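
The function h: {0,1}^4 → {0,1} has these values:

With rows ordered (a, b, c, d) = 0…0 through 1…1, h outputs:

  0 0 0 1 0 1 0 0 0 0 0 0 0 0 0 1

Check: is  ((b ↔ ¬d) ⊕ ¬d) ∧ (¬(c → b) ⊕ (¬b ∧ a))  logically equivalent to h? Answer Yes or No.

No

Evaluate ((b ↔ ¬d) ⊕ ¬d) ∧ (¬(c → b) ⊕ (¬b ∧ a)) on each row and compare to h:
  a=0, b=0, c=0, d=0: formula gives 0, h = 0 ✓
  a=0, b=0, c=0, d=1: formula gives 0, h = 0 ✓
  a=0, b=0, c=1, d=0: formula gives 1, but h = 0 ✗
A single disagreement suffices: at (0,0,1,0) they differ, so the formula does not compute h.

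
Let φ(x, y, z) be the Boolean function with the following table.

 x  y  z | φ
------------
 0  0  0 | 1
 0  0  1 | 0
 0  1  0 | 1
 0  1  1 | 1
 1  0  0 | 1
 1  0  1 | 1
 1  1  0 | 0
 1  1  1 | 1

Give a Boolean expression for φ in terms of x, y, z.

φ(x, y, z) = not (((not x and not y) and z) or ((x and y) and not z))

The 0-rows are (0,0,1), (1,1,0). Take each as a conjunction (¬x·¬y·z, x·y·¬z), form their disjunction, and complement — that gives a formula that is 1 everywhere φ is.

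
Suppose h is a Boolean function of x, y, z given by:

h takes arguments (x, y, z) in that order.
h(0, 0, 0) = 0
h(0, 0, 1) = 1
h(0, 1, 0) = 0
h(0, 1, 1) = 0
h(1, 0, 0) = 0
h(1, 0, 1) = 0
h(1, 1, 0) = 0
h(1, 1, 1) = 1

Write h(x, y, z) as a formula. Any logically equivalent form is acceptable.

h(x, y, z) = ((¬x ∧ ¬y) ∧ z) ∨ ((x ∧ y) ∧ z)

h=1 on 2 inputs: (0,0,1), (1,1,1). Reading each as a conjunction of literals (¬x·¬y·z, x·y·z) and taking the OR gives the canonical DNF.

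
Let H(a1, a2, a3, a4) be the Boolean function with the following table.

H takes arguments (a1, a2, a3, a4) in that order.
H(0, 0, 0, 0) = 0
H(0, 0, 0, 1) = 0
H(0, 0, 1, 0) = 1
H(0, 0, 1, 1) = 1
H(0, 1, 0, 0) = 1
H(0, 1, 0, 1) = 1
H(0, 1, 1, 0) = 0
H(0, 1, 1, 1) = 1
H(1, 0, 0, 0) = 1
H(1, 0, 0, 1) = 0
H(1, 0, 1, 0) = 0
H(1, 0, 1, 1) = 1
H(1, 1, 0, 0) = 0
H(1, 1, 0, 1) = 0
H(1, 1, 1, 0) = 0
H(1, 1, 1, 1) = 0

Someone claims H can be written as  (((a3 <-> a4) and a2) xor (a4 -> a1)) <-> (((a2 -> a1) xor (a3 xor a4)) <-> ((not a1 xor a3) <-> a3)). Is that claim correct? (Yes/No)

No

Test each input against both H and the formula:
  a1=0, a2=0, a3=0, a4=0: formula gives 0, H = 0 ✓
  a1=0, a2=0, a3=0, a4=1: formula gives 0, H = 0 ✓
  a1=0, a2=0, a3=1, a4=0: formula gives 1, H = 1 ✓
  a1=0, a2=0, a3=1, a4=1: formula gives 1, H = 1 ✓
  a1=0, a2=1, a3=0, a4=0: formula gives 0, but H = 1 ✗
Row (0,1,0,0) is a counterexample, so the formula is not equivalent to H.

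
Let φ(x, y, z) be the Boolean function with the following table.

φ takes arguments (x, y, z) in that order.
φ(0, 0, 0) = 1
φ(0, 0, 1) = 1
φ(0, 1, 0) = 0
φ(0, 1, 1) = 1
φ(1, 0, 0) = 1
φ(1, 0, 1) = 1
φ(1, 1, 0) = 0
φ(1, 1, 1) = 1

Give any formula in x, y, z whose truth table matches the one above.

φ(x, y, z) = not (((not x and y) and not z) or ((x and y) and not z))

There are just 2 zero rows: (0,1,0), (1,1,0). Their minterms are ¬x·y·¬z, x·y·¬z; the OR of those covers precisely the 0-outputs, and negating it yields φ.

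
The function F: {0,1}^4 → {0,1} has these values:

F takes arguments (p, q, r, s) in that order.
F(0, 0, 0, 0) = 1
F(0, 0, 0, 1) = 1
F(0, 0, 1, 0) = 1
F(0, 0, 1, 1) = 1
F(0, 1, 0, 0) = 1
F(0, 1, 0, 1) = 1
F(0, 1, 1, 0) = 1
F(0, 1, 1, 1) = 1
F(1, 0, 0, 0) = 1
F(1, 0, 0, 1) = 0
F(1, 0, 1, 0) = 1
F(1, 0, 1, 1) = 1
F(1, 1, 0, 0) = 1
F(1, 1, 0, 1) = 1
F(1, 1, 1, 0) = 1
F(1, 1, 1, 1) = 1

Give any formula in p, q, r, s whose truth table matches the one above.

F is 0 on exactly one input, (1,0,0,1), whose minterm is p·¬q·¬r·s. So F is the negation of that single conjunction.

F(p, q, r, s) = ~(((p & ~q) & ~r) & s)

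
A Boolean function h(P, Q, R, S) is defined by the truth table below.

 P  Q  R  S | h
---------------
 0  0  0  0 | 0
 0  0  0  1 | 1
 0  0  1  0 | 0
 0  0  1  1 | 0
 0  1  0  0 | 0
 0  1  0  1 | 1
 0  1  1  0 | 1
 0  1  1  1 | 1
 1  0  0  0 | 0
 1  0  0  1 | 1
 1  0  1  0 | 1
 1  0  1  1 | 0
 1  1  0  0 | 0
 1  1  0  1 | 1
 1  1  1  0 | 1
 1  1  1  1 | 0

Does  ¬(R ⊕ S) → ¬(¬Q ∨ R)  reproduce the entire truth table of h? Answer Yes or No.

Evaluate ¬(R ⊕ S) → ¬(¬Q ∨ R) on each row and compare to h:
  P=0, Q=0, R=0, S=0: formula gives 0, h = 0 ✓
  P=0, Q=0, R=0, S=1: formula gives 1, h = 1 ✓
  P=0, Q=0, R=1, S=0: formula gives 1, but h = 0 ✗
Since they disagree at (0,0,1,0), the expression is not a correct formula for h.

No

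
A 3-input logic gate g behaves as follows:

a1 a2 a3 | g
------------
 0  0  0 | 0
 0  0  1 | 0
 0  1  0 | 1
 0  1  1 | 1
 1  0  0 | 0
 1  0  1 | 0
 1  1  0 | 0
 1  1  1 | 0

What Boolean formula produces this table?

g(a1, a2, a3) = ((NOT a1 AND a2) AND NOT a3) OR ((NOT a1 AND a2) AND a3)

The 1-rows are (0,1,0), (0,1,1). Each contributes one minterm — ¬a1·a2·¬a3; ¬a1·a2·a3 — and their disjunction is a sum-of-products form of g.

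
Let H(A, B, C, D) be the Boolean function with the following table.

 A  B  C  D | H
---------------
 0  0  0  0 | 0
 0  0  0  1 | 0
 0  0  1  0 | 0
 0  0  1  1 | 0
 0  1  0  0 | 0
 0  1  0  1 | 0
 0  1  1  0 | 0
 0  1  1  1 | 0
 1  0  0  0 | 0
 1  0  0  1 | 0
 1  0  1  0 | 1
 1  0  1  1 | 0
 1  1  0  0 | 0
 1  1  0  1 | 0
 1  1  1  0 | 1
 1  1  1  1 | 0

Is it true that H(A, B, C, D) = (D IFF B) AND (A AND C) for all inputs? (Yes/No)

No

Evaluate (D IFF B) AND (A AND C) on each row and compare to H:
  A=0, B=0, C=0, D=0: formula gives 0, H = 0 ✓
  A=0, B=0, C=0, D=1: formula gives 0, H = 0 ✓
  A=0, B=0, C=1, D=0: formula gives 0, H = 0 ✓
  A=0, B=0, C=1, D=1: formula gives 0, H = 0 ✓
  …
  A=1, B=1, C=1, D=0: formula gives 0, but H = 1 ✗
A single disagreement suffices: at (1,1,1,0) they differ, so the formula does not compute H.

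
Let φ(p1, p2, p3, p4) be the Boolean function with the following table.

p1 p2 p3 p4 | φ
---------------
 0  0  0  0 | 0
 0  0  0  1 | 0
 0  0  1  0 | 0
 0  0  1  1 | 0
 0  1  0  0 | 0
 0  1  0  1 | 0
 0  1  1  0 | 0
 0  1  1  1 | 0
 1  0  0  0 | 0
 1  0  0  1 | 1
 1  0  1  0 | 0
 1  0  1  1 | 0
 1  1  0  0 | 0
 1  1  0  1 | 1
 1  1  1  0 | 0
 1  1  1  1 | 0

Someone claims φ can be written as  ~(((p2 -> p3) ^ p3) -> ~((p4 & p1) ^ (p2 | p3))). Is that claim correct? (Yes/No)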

* * * * *

What the task requires
Filter the preceding entries down to the lines with "values".

Solved exercise
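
The function h: {0,1}^4 → {0,1} has these values:
The function F: {0,1}^4 → {0,1} has these values: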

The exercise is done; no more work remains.